*** INFORMATION Section Begins ***

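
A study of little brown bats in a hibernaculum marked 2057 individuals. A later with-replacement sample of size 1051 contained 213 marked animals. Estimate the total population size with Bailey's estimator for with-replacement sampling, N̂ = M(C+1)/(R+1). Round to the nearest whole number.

N ≈ 10,112

N̂ = 2057·(1051+1)/(213+1) = 2057·1052/214 = 2163964/214 ≈ 10112.0 → 10112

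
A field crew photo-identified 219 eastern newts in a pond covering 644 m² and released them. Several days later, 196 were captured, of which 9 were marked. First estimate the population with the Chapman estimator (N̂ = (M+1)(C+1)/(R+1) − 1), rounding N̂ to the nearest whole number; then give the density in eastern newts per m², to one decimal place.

density ≈ 6.7 eastern newts per m²

N̂ = 220·197/10 − 1 = 43340/10 − 1 = 4333
Density = N̂ / area = 4333 / 644 ≈ 6.73 → 6.7 per m²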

*** INFORMATION Section Ends ***

* [WORK TASK]
Repeat the material in full, exactly as it reads.

* [OUTPUT BELOW]
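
A study of little brown bats in a hibernaculum marked 2057 individuals. A later with-replacement sample of size 1051 contained 213 marked animals. Estimate the total population size with Bailey's estimator for with-replacement sampling, N̂ = M(C+1)/(R+1). Round to the nearest whole number.

N ≈ 10,112

N̂ = 2057·(1051+1)/(213+1) = 2057·1052/214 = 2163964/214 ≈ 10112.0 → 10112

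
A field crew photo-identified 219 eastern newts in a pond covering 644 m² and released them. Several days later, 196 were captured, of which 9 were marked. First estimate the population with the Chapman estimator (N̂ = (M+1)(C+1)/(R+1) − 1), rounding N̂ to the nearest whole number; then give the density in eastern newts per m², to one decimal place.

density ≈ 6.7 eastern newts per m²

N̂ = 220·197/10 − 1 = 43340/10 − 1 = 4333
Density = N̂ / area = 4333 / 644 ≈ 6.73 → 6.7 per m²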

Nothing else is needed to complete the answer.